━━━━━ Extracted material

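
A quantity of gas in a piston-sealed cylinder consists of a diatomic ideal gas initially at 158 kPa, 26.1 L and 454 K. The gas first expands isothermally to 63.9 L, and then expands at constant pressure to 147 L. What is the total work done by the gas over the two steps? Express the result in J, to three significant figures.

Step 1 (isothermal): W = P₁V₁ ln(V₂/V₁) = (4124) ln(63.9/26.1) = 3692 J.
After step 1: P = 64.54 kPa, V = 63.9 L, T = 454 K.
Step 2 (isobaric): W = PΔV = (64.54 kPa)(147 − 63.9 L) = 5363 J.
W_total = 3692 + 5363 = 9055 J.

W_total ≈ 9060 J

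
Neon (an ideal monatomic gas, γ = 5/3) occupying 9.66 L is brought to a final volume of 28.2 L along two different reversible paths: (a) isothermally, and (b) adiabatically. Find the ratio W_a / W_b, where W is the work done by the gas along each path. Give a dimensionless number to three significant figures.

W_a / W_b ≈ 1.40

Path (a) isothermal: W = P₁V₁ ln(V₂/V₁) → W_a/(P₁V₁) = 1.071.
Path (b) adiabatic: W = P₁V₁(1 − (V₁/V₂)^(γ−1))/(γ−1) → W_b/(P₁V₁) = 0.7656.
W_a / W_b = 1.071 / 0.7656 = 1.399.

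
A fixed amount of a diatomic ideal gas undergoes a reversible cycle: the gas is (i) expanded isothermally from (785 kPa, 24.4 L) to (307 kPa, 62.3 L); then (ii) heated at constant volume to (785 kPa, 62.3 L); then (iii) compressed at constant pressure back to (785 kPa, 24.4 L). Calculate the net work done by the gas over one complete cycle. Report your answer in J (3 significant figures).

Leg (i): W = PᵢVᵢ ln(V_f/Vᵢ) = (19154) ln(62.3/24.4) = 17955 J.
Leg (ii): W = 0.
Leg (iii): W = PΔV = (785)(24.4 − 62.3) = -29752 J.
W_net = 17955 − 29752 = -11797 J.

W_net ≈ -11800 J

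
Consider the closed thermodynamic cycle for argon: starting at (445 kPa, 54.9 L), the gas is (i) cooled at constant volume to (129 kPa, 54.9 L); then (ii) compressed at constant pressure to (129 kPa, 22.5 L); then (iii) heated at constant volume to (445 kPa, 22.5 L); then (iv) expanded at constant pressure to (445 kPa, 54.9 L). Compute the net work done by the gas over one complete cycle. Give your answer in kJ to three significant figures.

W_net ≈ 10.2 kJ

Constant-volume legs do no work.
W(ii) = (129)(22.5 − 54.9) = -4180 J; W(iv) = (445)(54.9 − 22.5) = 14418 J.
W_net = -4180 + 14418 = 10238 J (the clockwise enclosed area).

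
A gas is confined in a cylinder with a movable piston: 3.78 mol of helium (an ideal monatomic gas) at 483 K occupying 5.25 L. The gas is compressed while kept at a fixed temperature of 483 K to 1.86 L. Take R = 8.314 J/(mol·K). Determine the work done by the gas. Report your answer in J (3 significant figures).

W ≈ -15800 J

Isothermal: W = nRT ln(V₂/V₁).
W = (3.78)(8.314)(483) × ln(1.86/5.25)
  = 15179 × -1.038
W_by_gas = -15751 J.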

━━━━━━━━━━
━━━━━ Extracted material

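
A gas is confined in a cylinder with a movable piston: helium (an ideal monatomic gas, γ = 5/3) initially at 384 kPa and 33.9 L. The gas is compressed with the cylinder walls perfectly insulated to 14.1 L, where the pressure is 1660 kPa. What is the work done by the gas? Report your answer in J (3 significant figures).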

━━━━━━━━━━
━━━━━ Extracted material

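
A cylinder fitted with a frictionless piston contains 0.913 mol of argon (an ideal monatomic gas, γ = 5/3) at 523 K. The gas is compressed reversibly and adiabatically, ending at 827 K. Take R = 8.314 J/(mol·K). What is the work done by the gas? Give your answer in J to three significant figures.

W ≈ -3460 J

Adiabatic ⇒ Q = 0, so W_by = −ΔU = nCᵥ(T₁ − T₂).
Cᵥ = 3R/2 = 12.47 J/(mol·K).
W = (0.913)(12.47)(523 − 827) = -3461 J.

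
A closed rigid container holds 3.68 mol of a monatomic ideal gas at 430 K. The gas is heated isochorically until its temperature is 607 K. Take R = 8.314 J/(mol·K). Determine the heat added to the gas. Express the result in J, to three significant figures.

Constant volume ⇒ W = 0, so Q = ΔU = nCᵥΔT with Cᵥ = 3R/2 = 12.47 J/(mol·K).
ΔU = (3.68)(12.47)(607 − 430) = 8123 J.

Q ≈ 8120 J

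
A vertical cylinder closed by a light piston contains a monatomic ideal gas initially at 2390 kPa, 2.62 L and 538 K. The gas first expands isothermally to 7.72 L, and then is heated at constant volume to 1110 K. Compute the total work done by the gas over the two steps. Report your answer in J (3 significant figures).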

━━━━━━━━━━

§ Exercise brief
The expected answer is an exact copy of the lines above, beginning at the line with "A closed rigid" and ending at the line with "A vertical cylinder", with both ends in.

§ Task answer
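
A closed rigid container holds 3.68 mol of a monatomic ideal gas at 430 K. The gas is heated isochorically until its temperature is 607 K. Take R = 8.314 J/(mol·K). Determine the heat added to the gas. Express the result in J, to three significant figures.

Constant volume ⇒ W = 0, so Q = ΔU = nCᵥΔT with Cᵥ = 3R/2 = 12.47 J/(mol·K).
ΔU = (3.68)(12.47)(607 − 430) = 8123 J.

Q ≈ 8120 J

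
A vertical cylinder closed by a light piston contains a monatomic ideal gas initially at 2390 kPa, 2.62 L and 538 K. The gas first expands isothermally to 7.72 L, and then is heated at constant volume to 1110 K. Compute the total work done by the gas over the two steps. Report your answer in J (3 significant figures).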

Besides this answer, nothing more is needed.